*Input data*:
____

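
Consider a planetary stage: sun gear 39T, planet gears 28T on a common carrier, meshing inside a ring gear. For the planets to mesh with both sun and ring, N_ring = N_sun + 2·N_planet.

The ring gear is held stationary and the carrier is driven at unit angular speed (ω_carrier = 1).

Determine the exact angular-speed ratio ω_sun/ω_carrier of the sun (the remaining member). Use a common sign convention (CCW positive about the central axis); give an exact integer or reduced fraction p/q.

N_ring = 39 + 2·28 = 95
39(ω_s−ω_c) = −95(ω_r−ω_c),  ω_r=0, ω_c=1
ω_s = 1 − (95/39)(0−1) = 134/39
ω_s/ω_c = 134/39

134/39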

____

The whole of the material above is to be restated exactly.

*Result*:
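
Consider a planetary stage: sun gear 39T, planet gears 28T on a common carrier, meshing inside a ring gear. For the planets to mesh with both sun and ring, N_ring = N_sun + 2·N_planet.

The ring gear is held stationary and the carrier is driven at unit angular speed (ω_carrier = 1).

Determine the exact angular-speed ratio ω_sun/ω_carrier of the sun (the remaining member). Use a common sign convention (CCW positive about the central axis); give an exact integer or reduced fraction p/q.

N_ring = 39 + 2·28 = 95
39(ω_s−ω_c) = −95(ω_r−ω_c),  ω_r=0, ω_c=1
ω_s = 1 − (95/39)(0−1) = 134/39
ω_s/ω_c = 134/39

134/39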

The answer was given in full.